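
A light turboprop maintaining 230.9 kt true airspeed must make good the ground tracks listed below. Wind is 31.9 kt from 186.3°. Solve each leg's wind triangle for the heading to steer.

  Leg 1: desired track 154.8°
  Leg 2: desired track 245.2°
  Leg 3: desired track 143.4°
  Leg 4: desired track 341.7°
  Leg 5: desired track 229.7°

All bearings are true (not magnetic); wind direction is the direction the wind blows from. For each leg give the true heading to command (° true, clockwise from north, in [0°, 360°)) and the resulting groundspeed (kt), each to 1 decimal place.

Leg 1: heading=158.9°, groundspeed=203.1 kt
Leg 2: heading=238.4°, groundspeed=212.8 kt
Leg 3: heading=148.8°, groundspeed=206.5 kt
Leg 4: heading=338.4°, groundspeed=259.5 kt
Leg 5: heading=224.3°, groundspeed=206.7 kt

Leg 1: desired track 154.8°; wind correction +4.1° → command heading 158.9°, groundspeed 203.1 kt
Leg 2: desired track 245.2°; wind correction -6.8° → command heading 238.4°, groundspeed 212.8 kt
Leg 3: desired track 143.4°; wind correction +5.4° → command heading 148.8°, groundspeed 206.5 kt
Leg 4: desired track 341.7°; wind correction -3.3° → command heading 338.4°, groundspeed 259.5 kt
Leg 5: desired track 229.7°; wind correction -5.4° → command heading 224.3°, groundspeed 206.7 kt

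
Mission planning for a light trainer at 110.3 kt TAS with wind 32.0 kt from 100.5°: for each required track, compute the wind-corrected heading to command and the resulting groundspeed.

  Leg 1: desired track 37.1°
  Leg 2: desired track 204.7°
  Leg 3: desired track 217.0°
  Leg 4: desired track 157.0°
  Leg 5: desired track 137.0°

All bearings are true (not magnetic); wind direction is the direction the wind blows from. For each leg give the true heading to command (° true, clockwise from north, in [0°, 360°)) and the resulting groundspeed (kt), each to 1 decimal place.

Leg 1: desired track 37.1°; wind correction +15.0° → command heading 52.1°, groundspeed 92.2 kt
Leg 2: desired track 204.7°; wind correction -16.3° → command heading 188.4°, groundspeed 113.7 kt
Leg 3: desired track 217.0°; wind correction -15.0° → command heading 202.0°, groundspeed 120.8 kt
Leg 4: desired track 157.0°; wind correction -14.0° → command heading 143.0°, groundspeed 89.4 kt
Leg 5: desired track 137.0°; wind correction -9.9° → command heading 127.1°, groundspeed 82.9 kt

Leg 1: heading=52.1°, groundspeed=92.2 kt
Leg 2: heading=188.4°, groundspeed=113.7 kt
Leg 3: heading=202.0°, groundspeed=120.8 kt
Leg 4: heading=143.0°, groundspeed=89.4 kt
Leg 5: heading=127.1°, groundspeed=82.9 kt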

======

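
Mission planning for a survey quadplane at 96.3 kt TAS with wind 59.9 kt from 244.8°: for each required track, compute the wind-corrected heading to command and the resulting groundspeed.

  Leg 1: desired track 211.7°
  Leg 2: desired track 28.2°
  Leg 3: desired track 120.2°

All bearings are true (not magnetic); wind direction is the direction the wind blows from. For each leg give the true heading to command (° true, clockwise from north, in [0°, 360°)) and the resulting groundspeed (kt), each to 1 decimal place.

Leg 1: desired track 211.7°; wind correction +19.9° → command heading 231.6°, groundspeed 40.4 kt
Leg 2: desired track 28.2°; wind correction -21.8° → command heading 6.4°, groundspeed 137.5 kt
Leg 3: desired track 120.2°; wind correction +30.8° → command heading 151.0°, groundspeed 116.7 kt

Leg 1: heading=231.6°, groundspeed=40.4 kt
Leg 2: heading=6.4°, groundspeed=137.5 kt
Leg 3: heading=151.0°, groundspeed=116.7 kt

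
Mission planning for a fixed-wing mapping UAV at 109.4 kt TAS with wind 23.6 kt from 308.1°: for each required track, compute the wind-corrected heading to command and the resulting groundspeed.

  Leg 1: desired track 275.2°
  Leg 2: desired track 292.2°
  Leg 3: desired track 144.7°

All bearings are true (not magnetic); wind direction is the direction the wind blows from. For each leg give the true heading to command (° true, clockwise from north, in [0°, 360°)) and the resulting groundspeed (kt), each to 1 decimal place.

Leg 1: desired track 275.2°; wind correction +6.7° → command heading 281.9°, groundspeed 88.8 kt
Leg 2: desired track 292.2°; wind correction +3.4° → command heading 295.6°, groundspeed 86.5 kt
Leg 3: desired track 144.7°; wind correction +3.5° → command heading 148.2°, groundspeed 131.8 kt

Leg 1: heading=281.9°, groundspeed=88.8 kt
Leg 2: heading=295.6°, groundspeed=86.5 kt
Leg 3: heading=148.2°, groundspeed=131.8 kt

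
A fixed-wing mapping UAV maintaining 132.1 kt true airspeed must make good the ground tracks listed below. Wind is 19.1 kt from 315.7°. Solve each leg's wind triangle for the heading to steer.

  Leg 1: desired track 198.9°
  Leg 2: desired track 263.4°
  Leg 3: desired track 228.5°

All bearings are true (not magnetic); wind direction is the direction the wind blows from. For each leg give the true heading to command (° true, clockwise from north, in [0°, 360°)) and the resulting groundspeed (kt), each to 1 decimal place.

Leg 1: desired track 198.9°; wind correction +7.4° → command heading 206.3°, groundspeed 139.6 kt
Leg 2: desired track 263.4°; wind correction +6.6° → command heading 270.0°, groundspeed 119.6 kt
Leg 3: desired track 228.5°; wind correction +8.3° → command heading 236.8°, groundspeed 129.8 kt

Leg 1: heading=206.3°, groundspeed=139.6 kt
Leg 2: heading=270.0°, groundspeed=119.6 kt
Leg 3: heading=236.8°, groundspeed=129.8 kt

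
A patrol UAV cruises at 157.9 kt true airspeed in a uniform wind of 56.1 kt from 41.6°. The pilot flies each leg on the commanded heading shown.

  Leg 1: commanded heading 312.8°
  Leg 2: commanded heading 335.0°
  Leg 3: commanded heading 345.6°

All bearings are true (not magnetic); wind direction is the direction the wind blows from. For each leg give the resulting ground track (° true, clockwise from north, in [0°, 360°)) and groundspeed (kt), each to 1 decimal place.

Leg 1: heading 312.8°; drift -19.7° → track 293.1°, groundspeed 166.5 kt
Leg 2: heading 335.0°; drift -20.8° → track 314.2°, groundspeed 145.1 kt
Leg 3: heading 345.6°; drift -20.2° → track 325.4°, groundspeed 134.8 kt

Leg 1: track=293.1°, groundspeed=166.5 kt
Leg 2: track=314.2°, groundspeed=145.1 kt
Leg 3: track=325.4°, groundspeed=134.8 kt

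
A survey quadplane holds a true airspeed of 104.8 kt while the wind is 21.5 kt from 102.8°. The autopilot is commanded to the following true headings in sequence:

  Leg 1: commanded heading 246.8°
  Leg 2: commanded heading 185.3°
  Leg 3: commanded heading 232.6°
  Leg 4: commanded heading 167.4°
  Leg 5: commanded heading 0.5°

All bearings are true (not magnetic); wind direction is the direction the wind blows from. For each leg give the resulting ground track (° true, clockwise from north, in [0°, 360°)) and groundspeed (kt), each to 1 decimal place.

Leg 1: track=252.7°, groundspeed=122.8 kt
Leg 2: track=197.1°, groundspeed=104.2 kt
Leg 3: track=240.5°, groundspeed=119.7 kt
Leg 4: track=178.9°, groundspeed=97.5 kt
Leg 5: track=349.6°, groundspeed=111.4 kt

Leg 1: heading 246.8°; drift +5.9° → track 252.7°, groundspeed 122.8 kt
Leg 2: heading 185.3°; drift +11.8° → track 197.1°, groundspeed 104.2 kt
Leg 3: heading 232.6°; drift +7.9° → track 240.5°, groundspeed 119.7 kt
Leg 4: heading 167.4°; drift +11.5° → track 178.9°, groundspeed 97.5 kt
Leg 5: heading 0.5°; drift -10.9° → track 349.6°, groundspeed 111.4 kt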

======

(TASK ITEM):
Considering only lines of the records that hold the string "survey", state how many there are and nothing else.

(TASK ANSWER):
2